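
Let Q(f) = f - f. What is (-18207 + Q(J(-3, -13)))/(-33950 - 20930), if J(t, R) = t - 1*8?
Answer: 2601/7840 ≈ 0.33176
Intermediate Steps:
J(t, R) = -8 + t (J(t, R) = t - 8 = -8 + t)
Q(f) = 0
(-18207 + Q(J(-3, -13)))/(-33950 - 20930) = (-18207 + 0)/(-33950 - 20930) = -18207/(-54880) = -18207*(-1/54880) = 2601/7840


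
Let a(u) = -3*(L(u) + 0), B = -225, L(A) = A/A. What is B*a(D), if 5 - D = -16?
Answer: 675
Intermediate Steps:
D = 21 (D = 5 - 1*(-16) = 5 + 16 = 21)
L(A) = 1
a(u) = -3 (a(u) = -3*(1 + 0) = -3*1 = -3)
B*a(D) = -225*(-3) = 675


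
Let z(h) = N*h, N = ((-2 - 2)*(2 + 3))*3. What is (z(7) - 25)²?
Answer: 198025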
┄┄┄┄┄┄
**Task to carry out:** Return all of the data above exactly, leaving out no line.

**Task solution:**
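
Let Q(f) = f - f. What is (-18207 + Q(J(-3, -13)))/(-33950 - 20930), if J(t, R) = t - 1*8?
Answer: 2601/7840 ≈ 0.33176
Intermediate Steps:
J(t, R) = -8 + t (J(t, R) = t - 8 = -8 + t)
Q(f) = 0
(-18207 + Q(J(-3, -13)))/(-33950 - 20930) = (-18207 + 0)/(-33950 - 20930) = -18207/(-54880) = -18207*(-1/54880) = 2601/7840


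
Let a(u) = -3*(L(u) + 0), B = -225, L(A) = A/A. What is B*a(D), if 5 - D = -16?
Answer: 675
Intermediate Steps:
D = 21 (D = 5 - 1*(-16) = 5 + 16 = 21)
L(A) = 1
a(u) = -3 (a(u) = -3*(1 + 0) = -3*1 = -3)
B*a(D) = -225*(-3) = 675


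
Let z(h) = N*h, N = ((-2 - 2)*(2 + 3))*3. What is (z(7) - 25)²?
Answer: 198025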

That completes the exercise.